(Problem to solve) Please return all of the records that follow, exactly as written.

───── Materials provided ─────

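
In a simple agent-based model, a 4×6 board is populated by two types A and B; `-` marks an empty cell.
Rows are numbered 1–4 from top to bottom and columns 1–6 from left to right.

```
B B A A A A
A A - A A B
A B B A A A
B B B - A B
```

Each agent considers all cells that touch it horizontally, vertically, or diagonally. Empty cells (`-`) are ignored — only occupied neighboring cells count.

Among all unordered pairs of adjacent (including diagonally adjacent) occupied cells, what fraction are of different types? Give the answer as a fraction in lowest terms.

Scan each occupied cell's neighbors to the right and below (and the two forward diagonals) so each pair is counted once.
Row 1: B(1,1)–B(1,2)= B(1,1)–A(2,1)≠ B(1,1)–A(2,2)≠ B(1,2)–A(1,3)≠ B(1,2)–A(2,2)≠ B(1,2)–A(2,1)≠ A(1,3)–A(1,4)= A(1,3)–A(2,4)= A(1,3)–A(2,2)= A(1,4)–A(1,5)= A(1,4)–A(2,4)= A(1,4)–A(2,5)= A(1,5)–A(1,6)= A(1,5)–A(2,5)= A(1,5)–B(2,6)≠ A(1,5)–A(2,4)= A(1,6)–B(2,6)≠ A(1,6)–A(2,5)=  → 7/18 unlike.
Row 2: A(2,1)–A(2,2)= A(2,1)–A(3,1)= A(2,1)–B(3,2)≠ A(2,2)–B(3,2)≠ A(2,2)–B(3,3)≠ A(2,2)–A(3,1)= A(2,4)–A(2,5)= A(2,4)–A(3,4)= A(2,4)–A(3,5)= A(2,4)–B(3,3)≠ A(2,5)–B(2,6)≠ A(2,5)–A(3,5)= A(2,5)–A(3,6)= A(2,5)–A(3,4)= B(2,6)–A(3,6)≠ B(2,6)–A(3,5)≠  → 7/16 unlike.
Row 3: A(3,1)–B(3,2)≠ A(3,1)–B(4,1)≠ A(3,1)–B(4,2)≠ B(3,2)–B(3,3)= B(3,2)–B(4,2)= B(3,2)–B(4,3)= B(3,2)–B(4,1)= B(3,3)–A(3,4)≠ B(3,3)–B(4,3)= B(3,3)–B(4,2)= A(3,4)–A(3,5)= A(3,4)–A(4,5)= A(3,4)–B(4,3)≠ A(3,5)–A(3,6)= A(3,5)–A(4,5)= A(3,5)–B(4,6)≠ A(3,6)–B(4,6)≠ A(3,6)–A(4,5)=  → 7/18 unlike.
Row 4: B(4,1)–B(4,2)= B(4,2)–B(4,3)= A(4,5)–B(4,6)≠  → 1/3 unlike.
Total adjacent occupied pairs: 55; unlike-type pairs: 22.
22/55 reduces to 2/5.

2/5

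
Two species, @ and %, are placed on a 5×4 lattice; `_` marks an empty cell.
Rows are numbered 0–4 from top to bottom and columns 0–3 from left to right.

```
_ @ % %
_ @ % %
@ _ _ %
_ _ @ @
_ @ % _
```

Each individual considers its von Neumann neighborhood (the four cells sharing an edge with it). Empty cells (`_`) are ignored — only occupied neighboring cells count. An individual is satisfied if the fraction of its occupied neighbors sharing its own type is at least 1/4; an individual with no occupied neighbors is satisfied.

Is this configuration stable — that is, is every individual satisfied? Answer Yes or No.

(0,1)@ 1/2 ✓
(0,2)% 2/3 ✓
(0,3)% 2/2 ✓
(1,1)@ 1/2 ✓
(1,2)% 2/3 ✓
(1,3)% 3/3 ✓
(2,0)@ 0/0 ✓
(2,3)% 1/2 ✓
(3,2)@ 1/2 ✓
(3,3)@ 1/2 ✓
(4,1)@ 0/1 ✗
(4,2)% 0/2 ✗
For instance (4,1) has only 0/1 same-type neighbors, below 1/4.

No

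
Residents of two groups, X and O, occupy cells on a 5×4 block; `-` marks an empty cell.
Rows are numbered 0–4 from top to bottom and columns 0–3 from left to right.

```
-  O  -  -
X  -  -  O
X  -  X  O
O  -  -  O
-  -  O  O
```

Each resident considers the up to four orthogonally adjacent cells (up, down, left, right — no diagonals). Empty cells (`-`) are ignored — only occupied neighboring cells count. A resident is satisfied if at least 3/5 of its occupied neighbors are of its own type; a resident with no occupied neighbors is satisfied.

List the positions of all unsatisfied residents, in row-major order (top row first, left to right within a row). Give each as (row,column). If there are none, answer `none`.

Row 0: (0,1)O 0/0 ✓
Row 1: (1,0)X 1/1 ✓ · (1,3)O 1/1 ✓
Row 2: (2,0)X 1/2 ✗ · (2,2)X 0/1 ✗ · (2,3)O 2/3 ✓
Row 3: (3,0)O 0/1 ✗ · (3,3)O 2/2 ✓
Row 4: (4,2)O 1/1 ✓ · (4,3)O 2/2 ✓

(2,0), (2,2), (3,0)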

─────

(Answer space)
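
In a simple agent-based model, a 4×6 board is populated by two types A and B; `-` marks an empty cell.
Rows are numbered 1–4 from top to bottom and columns 1–6 from left to right.

```
B B A A A A
A A - A A B
A B B A A A
B B B - A B
```

Each agent considers all cells that touch it horizontally, vertically, or diagonally. Empty cells (`-`) are ignored — only occupied neighboring cells count.

Among all unordered pairs of adjacent (including diagonally adjacent) occupied cells, what fraction are of different types? Give the answer as a fraction in lowest terms.

Scan each occupied cell's neighbors to the right and below (and the two forward diagonals) so each pair is counted once.
Row 1: B(1,1)–B(1,2)= B(1,1)–A(2,1)≠ B(1,1)–A(2,2)≠ B(1,2)–A(1,3)≠ B(1,2)–A(2,2)≠ B(1,2)–A(2,1)≠ A(1,3)–A(1,4)= A(1,3)–A(2,4)= A(1,3)–A(2,2)= A(1,4)–A(1,5)= A(1,4)–A(2,4)= A(1,4)–A(2,5)= A(1,5)–A(1,6)= A(1,5)–A(2,5)= A(1,5)–B(2,6)≠ A(1,5)–A(2,4)= A(1,6)–B(2,6)≠ A(1,6)–A(2,5)=  → 7/18 unlike.
Row 2: A(2,1)–A(2,2)= A(2,1)–A(3,1)= A(2,1)–B(3,2)≠ A(2,2)–B(3,2)≠ A(2,2)–B(3,3)≠ A(2,2)–A(3,1)= A(2,4)–A(2,5)= A(2,4)–A(3,4)= A(2,4)–A(3,5)= A(2,4)–B(3,3)≠ A(2,5)–B(2,6)≠ A(2,5)–A(3,5)= A(2,5)–A(3,6)= A(2,5)–A(3,4)= B(2,6)–A(3,6)≠ B(2,6)–A(3,5)≠  → 7/16 unlike.
Row 3: A(3,1)–B(3,2)≠ A(3,1)–B(4,1)≠ A(3,1)–B(4,2)≠ B(3,2)–B(3,3)= B(3,2)–B(4,2)= B(3,2)–B(4,3)= B(3,2)–B(4,1)= B(3,3)–A(3,4)≠ B(3,3)–B(4,3)= B(3,3)–B(4,2)= A(3,4)–A(3,5)= A(3,4)–A(4,5)= A(3,4)–B(4,3)≠ A(3,5)–A(3,6)= A(3,5)–A(4,5)= A(3,5)–B(4,6)≠ A(3,6)–B(4,6)≠ A(3,6)–A(4,5)=  → 7/18 unlike.
Row 4: B(4,1)–B(4,2)= B(4,2)–B(4,3)= A(4,5)–B(4,6)≠  → 1/3 unlike.
Total adjacent occupied pairs: 55; unlike-type pairs: 22.
22/55 reduces to 2/5.

2/5

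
Two species, @ and %, are placed on a 5×4 lattice; `_` marks an empty cell.
Rows are numbered 0–4 from top to bottom and columns 0–3 from left to right.

```
_ @ % %
_ @ % %
@ _ _ %
_ _ @ @
_ @ % _
```

Each individual considers its von Neumann neighborhood (the four cells sharing an edge with it). Empty cells (`_`) are ignored — only occupied neighboring cells count. An individual is satisfied if the fraction of its occupied neighbors sharing its own type is at least 1/4; an individual with no occupied neighbors is satisfied.

Is this configuration stable — that is, is every individual satisfied? Answer Yes or No.

(0,1)@ 1/2 ✓
(0,2)% 2/3 ✓
(0,3)% 2/2 ✓
(1,1)@ 1/2 ✓
(1,2)% 2/3 ✓
(1,3)% 3/3 ✓
(2,0)@ 0/0 ✓
(2,3)% 1/2 ✓
(3,2)@ 1/2 ✓
(3,3)@ 1/2 ✓
(4,1)@ 0/1 ✗
(4,2)% 0/2 ✗
For instance (4,1) has only 0/1 same-type neighbors, below 1/4.

No

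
Residents of two groups, X and O, occupy cells on a 5×4 block; `-` marks an empty cell.
Rows are numbered 0–4 from top to bottom and columns 0–3 from left to right.

```
-  O  -  -
X  -  -  O
X  -  X  O
O  -  -  O
-  -  O  O
```

Each resident considers the up to four orthogonally adjacent cells (up, down, left, right — no diagonals). Empty cells (`-`) are ignored — only occupied neighboring cells count. A resident is satisfied if at least 3/5 of its occupied neighbors are of its own type; a resident with no occupied neighbors is satisfied.

List the positions of all unsatisfied residents, in row-major order (top row first, left to right within a row). Give each as (row,column). If there are none, answer `none`.

Row 0: (0,1)O 0/0 ✓
Row 1: (1,0)X 1/1 ✓ · (1,3)O 1/1 ✓
Row 2: (2,0)X 1/2 ✗ · (2,2)X 0/1 ✗ · (2,3)O 2/3 ✓
Row 3: (3,0)O 0/1 ✗ · (3,3)O 2/2 ✓
Row 4: (4,2)O 1/1 ✓ · (4,3)O 2/2 ✓

(2,0), (2,2), (3,0)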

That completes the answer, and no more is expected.